# What the task asks
Once you have checked each line below, report only the number of lines that contain the word "clicks".

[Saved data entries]
##########
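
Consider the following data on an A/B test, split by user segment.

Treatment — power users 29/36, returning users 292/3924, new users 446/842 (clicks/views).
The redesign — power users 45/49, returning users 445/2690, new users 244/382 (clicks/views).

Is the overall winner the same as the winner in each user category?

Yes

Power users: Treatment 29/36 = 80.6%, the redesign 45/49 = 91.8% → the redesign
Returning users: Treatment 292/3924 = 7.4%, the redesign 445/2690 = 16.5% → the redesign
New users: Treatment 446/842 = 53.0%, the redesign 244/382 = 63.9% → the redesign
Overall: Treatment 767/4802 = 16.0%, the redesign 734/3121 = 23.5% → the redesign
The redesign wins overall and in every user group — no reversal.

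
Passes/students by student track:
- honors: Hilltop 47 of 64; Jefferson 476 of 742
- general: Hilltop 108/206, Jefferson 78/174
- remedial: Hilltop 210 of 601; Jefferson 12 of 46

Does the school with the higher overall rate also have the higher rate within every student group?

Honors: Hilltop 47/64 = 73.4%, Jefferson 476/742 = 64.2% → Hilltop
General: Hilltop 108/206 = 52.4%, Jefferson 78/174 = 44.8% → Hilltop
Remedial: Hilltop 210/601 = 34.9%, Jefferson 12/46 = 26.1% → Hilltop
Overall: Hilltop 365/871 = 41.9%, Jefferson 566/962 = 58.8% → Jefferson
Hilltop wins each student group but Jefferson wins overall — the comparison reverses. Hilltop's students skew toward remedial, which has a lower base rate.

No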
##########
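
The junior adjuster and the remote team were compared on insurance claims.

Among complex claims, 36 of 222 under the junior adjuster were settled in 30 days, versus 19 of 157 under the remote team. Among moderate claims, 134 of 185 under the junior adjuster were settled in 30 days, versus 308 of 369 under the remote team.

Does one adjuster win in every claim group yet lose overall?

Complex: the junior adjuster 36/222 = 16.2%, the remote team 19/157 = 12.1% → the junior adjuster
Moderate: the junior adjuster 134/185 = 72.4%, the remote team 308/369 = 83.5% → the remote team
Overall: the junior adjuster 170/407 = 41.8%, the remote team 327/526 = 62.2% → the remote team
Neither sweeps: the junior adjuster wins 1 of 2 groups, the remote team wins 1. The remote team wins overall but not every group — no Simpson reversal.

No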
##########
# Answer box
2